**Provided records**
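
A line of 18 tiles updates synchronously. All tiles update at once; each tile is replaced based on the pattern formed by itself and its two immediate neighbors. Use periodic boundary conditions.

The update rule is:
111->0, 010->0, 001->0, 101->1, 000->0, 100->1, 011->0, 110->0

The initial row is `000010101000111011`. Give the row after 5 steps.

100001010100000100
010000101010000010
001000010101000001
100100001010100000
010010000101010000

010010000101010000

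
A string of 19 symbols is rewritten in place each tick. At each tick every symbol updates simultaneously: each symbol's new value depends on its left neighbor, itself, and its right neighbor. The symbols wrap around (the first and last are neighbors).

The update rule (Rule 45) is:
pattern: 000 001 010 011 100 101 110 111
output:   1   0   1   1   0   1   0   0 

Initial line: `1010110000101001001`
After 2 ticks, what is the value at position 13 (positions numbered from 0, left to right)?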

==

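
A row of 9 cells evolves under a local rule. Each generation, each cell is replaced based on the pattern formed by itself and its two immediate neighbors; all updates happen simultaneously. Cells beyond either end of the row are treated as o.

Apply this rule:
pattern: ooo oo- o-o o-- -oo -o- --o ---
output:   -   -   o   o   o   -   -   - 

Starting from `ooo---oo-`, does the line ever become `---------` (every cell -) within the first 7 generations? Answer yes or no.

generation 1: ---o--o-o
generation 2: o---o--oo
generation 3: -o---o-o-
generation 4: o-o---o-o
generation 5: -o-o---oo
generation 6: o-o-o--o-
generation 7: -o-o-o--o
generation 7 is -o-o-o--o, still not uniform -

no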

**Aim of the task**
Output only an exact transcription of the lines above from the one with "pattern: 000 001 010 011 100 101 110 111" up to and including the one with "After 2 ticks, what".

**Finished task**
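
pattern: 000 001 010 011 100 101 110 111
output:   1   0   1   1   0   1   0   0 

Initial line: `1010110000101001001`
After 2 ticks, what is the value at position 13 (positions numbered from 0, left to right)?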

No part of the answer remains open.